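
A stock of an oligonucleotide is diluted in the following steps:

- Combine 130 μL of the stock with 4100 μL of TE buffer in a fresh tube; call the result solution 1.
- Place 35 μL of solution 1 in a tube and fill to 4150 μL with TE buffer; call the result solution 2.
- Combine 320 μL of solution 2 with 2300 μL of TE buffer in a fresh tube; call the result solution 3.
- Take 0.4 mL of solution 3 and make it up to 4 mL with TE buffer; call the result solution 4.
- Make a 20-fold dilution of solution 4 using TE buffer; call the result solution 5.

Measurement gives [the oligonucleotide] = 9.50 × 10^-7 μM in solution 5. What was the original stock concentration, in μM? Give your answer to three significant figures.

6.00 μM

Step 1: 130 μL + 4100 μL = 4230 μL total → factor 4230/130 = 32.538
Step 2: 35 μL brought to 4150 μL → factor 4150/35 = 118.57
Step 3: 320 μL + 2300 μL = 2620 μL total → factor 2620/320 = 8.1875
Step 4: 0.4 mL brought to 4 mL → factor 4/0.4 = 10
Step 5: 20-fold → factor 20
Overall dilution factor = 32.538 × 118.57 × 8.1875 × 10 × 20 = 6.3177 × 10^6
Stock = 9.50 × 10^-7 μM × 6.3177 × 10^6 = 6.00 μM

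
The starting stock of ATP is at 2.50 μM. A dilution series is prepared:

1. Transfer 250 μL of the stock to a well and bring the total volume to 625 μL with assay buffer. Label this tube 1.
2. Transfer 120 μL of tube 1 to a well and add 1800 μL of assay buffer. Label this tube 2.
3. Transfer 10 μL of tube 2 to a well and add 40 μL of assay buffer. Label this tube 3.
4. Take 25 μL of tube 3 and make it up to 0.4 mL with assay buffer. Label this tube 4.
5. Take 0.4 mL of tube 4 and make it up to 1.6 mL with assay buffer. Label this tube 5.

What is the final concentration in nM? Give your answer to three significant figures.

0.195 nM

Step 1: 250 μL brought to 625 μL → factor 625/250 = 2.5
Step 2: 120 μL + 1800 μL = 1920 μL total → factor 1920/120 = 16
Step 3: 10 μL + 40 μL = 50 μL total → factor 50/10 = 5
Step 4: 25 μL brought to 0.4 mL → factor 400/25 = 16
Step 5: 0.4 mL brought to 1.6 mL → factor 1.6/0.4 = 4
Overall dilution factor = 2.5 × 16 × 5 × 16 × 4 = 12800
Final = 2.50 μM / 12800 = 0.0001953 μM = 0.195 nM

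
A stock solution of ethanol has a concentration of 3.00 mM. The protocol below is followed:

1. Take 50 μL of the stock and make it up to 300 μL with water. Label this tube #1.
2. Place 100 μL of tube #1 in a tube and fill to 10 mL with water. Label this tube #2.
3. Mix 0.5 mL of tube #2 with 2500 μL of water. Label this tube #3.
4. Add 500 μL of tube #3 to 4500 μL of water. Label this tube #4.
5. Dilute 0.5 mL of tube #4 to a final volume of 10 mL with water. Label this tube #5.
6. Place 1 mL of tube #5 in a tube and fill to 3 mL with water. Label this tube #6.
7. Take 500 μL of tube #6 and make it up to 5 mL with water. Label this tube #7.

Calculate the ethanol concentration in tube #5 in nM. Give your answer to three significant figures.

4.17 nM

Step 1: 50 μL brought to 300 μL → factor 300/50 = 6
Step 2: 100 μL brought to 10 mL → factor 10000/100 = 100
Step 3: 0.5 mL + 2500 μL = 3 mL total → factor 3/0.5 = 6
Step 4: 500 μL + 4500 μL = 5000 μL total → factor 5000/500 = 10
Step 5: 0.5 mL brought to 10 mL → factor 10/0.5 = 20
Dilution factor through tube #5 = 6 × 100 × 6 × 10 × 20 = 7.2 × 10^5
[tube #5] = 3.00 mM / 7.2 × 10^5 = 4.167 × 10^-6 mM = 4.17 nM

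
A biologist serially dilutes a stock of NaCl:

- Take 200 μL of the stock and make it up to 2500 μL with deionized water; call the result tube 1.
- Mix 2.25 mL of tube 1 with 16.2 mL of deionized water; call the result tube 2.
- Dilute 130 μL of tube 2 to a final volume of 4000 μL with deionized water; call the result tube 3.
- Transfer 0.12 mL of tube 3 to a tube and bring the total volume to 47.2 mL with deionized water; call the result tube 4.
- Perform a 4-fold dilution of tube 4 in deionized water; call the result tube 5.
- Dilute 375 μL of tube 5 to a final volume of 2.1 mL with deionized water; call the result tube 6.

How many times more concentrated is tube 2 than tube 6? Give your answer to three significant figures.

2.71 × 10^5

Step 1: 200 μL brought to 2500 μL → factor 2500/200 = 12.5
Step 2: 2.25 mL + 16.2 mL = 18.45 mL total → factor 18.45/2.25 = 8.2
Step 3: 130 μL brought to 4000 μL → factor 4000/130 = 30.769
Step 4: 0.12 mL brought to 47.2 mL → factor 47.2/0.12 = 393.33
Step 5: 4-fold → factor 4
Step 6: 375 μL brought to 2.1 mL → factor 2100/375 = 5.6
Dilution factor to tube 2 = 102.5; to tube 6 = 2.7787 × 10^7
[tube 2]/[tube 6] = (factor to tube 6)/(factor to tube 2) = 2.7787 × 10^7/102.5 = 2.71 × 10^5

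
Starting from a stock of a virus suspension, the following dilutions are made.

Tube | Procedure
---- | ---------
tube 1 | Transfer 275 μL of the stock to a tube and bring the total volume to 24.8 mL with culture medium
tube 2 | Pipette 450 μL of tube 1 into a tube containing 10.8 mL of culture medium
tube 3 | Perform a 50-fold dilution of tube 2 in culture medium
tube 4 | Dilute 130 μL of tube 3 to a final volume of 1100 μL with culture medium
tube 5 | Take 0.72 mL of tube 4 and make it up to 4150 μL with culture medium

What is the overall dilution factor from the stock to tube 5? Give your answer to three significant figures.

5.50 × 10^6

Step 1: 275 μL brought to 24.8 mL → factor 24800/275 = 90.182
Step 2: 450 μL + 10.8 mL = 11250 μL total → factor 11250/450 = 25
Step 3: 50-fold → factor 50
Step 4: 130 μL brought to 1100 μL → factor 1100/130 = 8.4615
Step 5: 0.72 mL brought to 4150 μL → factor 4.15/0.72 = 5.7639
Overall dilution factor = 90.182 × 25 × 50 × 8.4615 × 5.7639 = 5.4979 × 10^6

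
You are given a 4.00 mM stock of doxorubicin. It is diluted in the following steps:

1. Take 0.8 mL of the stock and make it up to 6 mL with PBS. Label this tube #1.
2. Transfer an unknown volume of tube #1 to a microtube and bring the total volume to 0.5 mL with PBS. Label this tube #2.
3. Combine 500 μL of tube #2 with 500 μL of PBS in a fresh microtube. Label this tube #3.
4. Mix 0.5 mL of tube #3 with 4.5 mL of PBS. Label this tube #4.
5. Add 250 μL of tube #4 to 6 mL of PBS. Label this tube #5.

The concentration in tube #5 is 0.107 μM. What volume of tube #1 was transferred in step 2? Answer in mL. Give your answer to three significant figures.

0.0502 mL

Step 1: 0.8 mL brought to 6 mL → factor 6/0.8 = 7.5
Step 2: v brought to 0.5 mL → factor = 0.5 mL/v
Step 3: 500 μL + 500 μL = 1000 μL total → factor 1000/500 = 2
Step 4: 0.5 mL + 4.5 mL = 5 mL total → factor 5/0.5 = 10
Step 5: 250 μL + 6 mL = 6250 μL total → factor 6250/250 = 25
Product of known-step factors = 3750
Overall factor = 4.00 mM / (0.107 μM) = 37383
Step-2 factor = 37383 / 3750 = 9.9688
v = 0.5 mL / 9.9688 = 0.0502 mL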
··········
→ **Problem description**
Starting from the line containing "The concentration in", repeat each line through the end of the entries, exactly.

→ **Exercise solution**
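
The concentration in tube #5 is 0.107 μM. What volume of tube #1 was transferred in step 2? Answer in mL. Give your answer to three significant figures.

0.0502 mL

Step 1: 0.8 mL brought to 6 mL → factor 6/0.8 = 7.5
Step 2: v brought to 0.5 mL → factor = 0.5 mL/v
Step 3: 500 μL + 500 μL = 1000 μL total → factor 1000/500 = 2
Step 4: 0.5 mL + 4.5 mL = 5 mL total → factor 5/0.5 = 10
Step 5: 250 μL + 6 mL = 6250 μL total → factor 6250/250 = 25
Product of known-step factors = 3750
Overall factor = 4.00 mM / (0.107 μM) = 37383
Step-2 factor = 37383 / 3750 = 9.9688
v = 0.5 mL / 9.9688 = 0.0502 mL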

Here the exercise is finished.